___ Data extracts ___
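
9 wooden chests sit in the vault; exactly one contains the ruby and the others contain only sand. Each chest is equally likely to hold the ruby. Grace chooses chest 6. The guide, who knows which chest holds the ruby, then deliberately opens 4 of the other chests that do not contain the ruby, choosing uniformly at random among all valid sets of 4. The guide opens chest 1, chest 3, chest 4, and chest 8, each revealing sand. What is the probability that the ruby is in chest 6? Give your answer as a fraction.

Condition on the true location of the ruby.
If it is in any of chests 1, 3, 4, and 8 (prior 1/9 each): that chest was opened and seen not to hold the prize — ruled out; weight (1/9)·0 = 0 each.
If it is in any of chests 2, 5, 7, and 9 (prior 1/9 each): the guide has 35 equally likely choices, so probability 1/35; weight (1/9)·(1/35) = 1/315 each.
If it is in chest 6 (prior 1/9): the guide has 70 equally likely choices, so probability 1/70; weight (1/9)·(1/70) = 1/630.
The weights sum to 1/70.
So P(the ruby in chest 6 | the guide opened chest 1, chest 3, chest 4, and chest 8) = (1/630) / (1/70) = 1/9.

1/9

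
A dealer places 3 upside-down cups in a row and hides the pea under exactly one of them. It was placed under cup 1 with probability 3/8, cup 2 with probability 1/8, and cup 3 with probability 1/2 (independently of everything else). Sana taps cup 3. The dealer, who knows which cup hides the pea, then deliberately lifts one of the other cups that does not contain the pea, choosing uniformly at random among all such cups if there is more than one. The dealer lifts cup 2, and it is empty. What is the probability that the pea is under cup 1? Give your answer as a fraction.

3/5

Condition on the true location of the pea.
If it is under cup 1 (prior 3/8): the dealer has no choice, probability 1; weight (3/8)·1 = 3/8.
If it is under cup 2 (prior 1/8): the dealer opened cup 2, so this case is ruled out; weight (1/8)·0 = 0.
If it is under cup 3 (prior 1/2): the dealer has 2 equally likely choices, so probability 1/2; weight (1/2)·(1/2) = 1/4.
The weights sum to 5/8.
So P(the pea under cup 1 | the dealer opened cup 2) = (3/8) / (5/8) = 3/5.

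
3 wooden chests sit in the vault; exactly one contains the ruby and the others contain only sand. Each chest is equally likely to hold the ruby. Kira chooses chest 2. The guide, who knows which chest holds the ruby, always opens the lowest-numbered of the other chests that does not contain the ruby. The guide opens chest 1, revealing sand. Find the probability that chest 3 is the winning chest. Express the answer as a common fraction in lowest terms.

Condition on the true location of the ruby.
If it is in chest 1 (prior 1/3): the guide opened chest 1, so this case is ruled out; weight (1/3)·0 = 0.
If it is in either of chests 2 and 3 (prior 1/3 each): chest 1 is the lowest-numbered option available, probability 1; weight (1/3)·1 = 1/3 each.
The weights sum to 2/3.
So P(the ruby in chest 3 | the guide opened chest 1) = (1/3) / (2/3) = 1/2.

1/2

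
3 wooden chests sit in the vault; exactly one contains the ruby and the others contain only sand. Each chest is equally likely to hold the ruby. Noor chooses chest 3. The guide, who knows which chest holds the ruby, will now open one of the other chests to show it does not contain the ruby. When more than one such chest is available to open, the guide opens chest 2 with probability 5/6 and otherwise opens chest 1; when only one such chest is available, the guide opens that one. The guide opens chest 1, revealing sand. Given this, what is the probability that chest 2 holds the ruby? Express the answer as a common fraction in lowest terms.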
___
Copy every line above without altering a word.

### Task answer
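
9 wooden chests sit in the vault; exactly one contains the ruby and the others contain only sand. Each chest is equally likely to hold the ruby. Grace chooses chest 6. The guide, who knows which chest holds the ruby, then deliberately opens 4 of the other chests that do not contain the ruby, choosing uniformly at random among all valid sets of 4. The guide opens chest 1, chest 3, chest 4, and chest 8, each revealing sand. What is the probability that the ruby is in chest 6? Give your answer as a fraction.

Condition on the true location of the ruby.
If it is in any of chests 1, 3, 4, and 8 (prior 1/9 each): that chest was opened and seen not to hold the prize — ruled out; weight (1/9)·0 = 0 each.
If it is in any of chests 2, 5, 7, and 9 (prior 1/9 each): the guide has 35 equally likely choices, so probability 1/35; weight (1/9)·(1/35) = 1/315 each.
If it is in chest 6 (prior 1/9): the guide has 70 equally likely choices, so probability 1/70; weight (1/9)·(1/70) = 1/630.
The weights sum to 1/70.
So P(the ruby in chest 6 | the guide opened chest 1, chest 3, chest 4, and chest 8) = (1/630) / (1/70) = 1/9.

1/9

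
A dealer places 3 upside-down cups in a row and hides the pea under exactly one of them. It was placed under cup 1 with probability 3/8, cup 2 with probability 1/8, and cup 3 with probability 1/2 (independently of everything else). Sana taps cup 3. The dealer, who knows which cup hides the pea, then deliberately lifts one of the other cups that does not contain the pea, choosing uniformly at random among all such cups if there is more than one. The dealer lifts cup 2, and it is empty. What is the probability that the pea is under cup 1? Give your answer as a fraction.

3/5

Condition on the true location of the pea.
If it is under cup 1 (prior 3/8): the dealer has no choice, probability 1; weight (3/8)·1 = 3/8.
If it is under cup 2 (prior 1/8): the dealer opened cup 2, so this case is ruled out; weight (1/8)·0 = 0.
If it is under cup 3 (prior 1/2): the dealer has 2 equally likely choices, so probability 1/2; weight (1/2)·(1/2) = 1/4.
The weights sum to 5/8.
So P(the pea under cup 1 | the dealer opened cup 2) = (3/8) / (5/8) = 3/5.

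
3 wooden chests sit in the vault; exactly one contains the ruby and the others contain only sand. Each chest is equally likely to hold the ruby. Kira chooses chest 2. The guide, who knows which chest holds the ruby, always opens the lowest-numbered of the other chests that does not contain the ruby. The guide opens chest 1, revealing sand. Find the probability that chest 3 is the winning chest. Express the answer as a common fraction in lowest terms.

Condition on the true location of the ruby.
If it is in chest 1 (prior 1/3): the guide opened chest 1, so this case is ruled out; weight (1/3)·0 = 0.
If it is in either of chests 2 and 3 (prior 1/3 each): chest 1 is the lowest-numbered option available, probability 1; weight (1/3)·1 = 1/3 each.
The weights sum to 2/3.
So P(the ruby in chest 3 | the guide opened chest 1) = (1/3) / (2/3) = 1/2.

1/2

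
3 wooden chests sit in the vault; exactly one contains the ruby and the others contain only sand. Each chest is equally likely to hold the ruby. Noor chooses chest 3. The guide, who knows which chest holds the ruby, will now open one of the other chests to show it does not contain the ruby. When more than one such chest is available to open, the guide opens chest 2 with probability 5/6 and otherwise opens chest 1; when only one such chest is available, the guide opens that one. The guide opens chest 1, revealing sand. Given this, what is the probability that chest 2 holds the ruby? Express the answer as a common fraction in lowest terms.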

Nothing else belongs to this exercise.